Material for this exercise:
──────

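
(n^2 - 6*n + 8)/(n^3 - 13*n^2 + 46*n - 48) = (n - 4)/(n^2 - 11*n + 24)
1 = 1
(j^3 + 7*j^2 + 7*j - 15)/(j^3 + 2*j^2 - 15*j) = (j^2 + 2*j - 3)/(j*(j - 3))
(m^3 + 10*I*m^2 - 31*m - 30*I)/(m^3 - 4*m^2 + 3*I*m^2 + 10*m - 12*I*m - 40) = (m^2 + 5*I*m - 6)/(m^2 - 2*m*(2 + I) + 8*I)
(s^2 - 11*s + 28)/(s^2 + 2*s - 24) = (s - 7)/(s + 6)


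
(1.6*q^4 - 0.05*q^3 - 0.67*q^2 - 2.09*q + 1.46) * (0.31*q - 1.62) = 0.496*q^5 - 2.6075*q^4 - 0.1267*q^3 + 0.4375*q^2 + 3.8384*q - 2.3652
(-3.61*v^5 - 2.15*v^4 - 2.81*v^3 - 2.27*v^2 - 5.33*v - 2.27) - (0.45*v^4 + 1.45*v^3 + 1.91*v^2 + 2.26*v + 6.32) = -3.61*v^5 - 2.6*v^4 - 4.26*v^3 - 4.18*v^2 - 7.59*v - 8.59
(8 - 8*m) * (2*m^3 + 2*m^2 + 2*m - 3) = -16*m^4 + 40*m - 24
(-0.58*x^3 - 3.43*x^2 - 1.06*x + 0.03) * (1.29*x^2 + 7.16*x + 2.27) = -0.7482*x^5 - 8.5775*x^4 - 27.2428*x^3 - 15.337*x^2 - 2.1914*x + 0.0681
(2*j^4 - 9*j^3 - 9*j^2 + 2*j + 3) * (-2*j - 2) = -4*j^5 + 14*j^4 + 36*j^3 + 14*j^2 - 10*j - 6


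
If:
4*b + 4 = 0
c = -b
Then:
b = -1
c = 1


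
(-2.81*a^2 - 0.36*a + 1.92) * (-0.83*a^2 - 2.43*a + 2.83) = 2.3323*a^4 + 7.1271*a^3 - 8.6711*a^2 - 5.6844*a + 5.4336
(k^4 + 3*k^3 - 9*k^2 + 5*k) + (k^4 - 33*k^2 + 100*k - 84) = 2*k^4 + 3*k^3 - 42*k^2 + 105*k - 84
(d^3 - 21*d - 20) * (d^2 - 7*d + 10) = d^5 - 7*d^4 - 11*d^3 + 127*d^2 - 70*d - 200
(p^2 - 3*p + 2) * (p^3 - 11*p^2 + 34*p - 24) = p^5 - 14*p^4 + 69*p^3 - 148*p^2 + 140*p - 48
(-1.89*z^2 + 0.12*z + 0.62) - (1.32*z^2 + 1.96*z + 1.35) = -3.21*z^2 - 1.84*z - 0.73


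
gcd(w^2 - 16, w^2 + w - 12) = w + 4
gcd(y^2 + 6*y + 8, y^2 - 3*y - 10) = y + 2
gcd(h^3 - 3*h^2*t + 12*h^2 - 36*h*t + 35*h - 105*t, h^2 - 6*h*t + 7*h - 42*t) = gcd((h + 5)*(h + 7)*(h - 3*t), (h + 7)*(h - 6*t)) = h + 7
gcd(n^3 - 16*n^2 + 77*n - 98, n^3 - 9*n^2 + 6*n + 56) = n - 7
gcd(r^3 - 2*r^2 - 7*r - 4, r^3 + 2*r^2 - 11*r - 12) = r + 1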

──────

Exercise brief: Your job is to give the listing again exactly as it was written.

Task output:
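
(n^2 - 6*n + 8)/(n^3 - 13*n^2 + 46*n - 48) = (n - 4)/(n^2 - 11*n + 24)
1 = 1
(j^3 + 7*j^2 + 7*j - 15)/(j^3 + 2*j^2 - 15*j) = (j^2 + 2*j - 3)/(j*(j - 3))
(m^3 + 10*I*m^2 - 31*m - 30*I)/(m^3 - 4*m^2 + 3*I*m^2 + 10*m - 12*I*m - 40) = (m^2 + 5*I*m - 6)/(m^2 - 2*m*(2 + I) + 8*I)
(s^2 - 11*s + 28)/(s^2 + 2*s - 24) = (s - 7)/(s + 6)


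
(1.6*q^4 - 0.05*q^3 - 0.67*q^2 - 2.09*q + 1.46) * (0.31*q - 1.62) = 0.496*q^5 - 2.6075*q^4 - 0.1267*q^3 + 0.4375*q^2 + 3.8384*q - 2.3652
(-3.61*v^5 - 2.15*v^4 - 2.81*v^3 - 2.27*v^2 - 5.33*v - 2.27) - (0.45*v^4 + 1.45*v^3 + 1.91*v^2 + 2.26*v + 6.32) = -3.61*v^5 - 2.6*v^4 - 4.26*v^3 - 4.18*v^2 - 7.59*v - 8.59
(8 - 8*m) * (2*m^3 + 2*m^2 + 2*m - 3) = -16*m^4 + 40*m - 24
(-0.58*x^3 - 3.43*x^2 - 1.06*x + 0.03) * (1.29*x^2 + 7.16*x + 2.27) = -0.7482*x^5 - 8.5775*x^4 - 27.2428*x^3 - 15.337*x^2 - 2.1914*x + 0.0681
(2*j^4 - 9*j^3 - 9*j^2 + 2*j + 3) * (-2*j - 2) = -4*j^5 + 14*j^4 + 36*j^3 + 14*j^2 - 10*j - 6


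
If:
4*b + 4 = 0
c = -b
Then:
b = -1
c = 1


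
(-2.81*a^2 - 0.36*a + 1.92) * (-0.83*a^2 - 2.43*a + 2.83) = 2.3323*a^4 + 7.1271*a^3 - 8.6711*a^2 - 5.6844*a + 5.4336
(k^4 + 3*k^3 - 9*k^2 + 5*k) + (k^4 - 33*k^2 + 100*k - 84) = 2*k^4 + 3*k^3 - 42*k^2 + 105*k - 84
(d^3 - 21*d - 20) * (d^2 - 7*d + 10) = d^5 - 7*d^4 - 11*d^3 + 127*d^2 - 70*d - 200
(p^2 - 3*p + 2) * (p^3 - 11*p^2 + 34*p - 24) = p^5 - 14*p^4 + 69*p^3 - 148*p^2 + 140*p - 48
(-1.89*z^2 + 0.12*z + 0.62) - (1.32*z^2 + 1.96*z + 1.35) = -3.21*z^2 - 1.84*z - 0.73


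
gcd(w^2 - 16, w^2 + w - 12) = w + 4
gcd(y^2 + 6*y + 8, y^2 - 3*y - 10) = y + 2
gcd(h^3 - 3*h^2*t + 12*h^2 - 36*h*t + 35*h - 105*t, h^2 - 6*h*t + 7*h - 42*t) = gcd((h + 5)*(h + 7)*(h - 3*t), (h + 7)*(h - 6*t)) = h + 7
gcd(n^3 - 16*n^2 + 77*n - 98, n^3 - 9*n^2 + 6*n + 56) = n - 7
gcd(r^3 - 2*r^2 - 7*r - 4, r^3 + 2*r^2 - 11*r - 12) = r + 1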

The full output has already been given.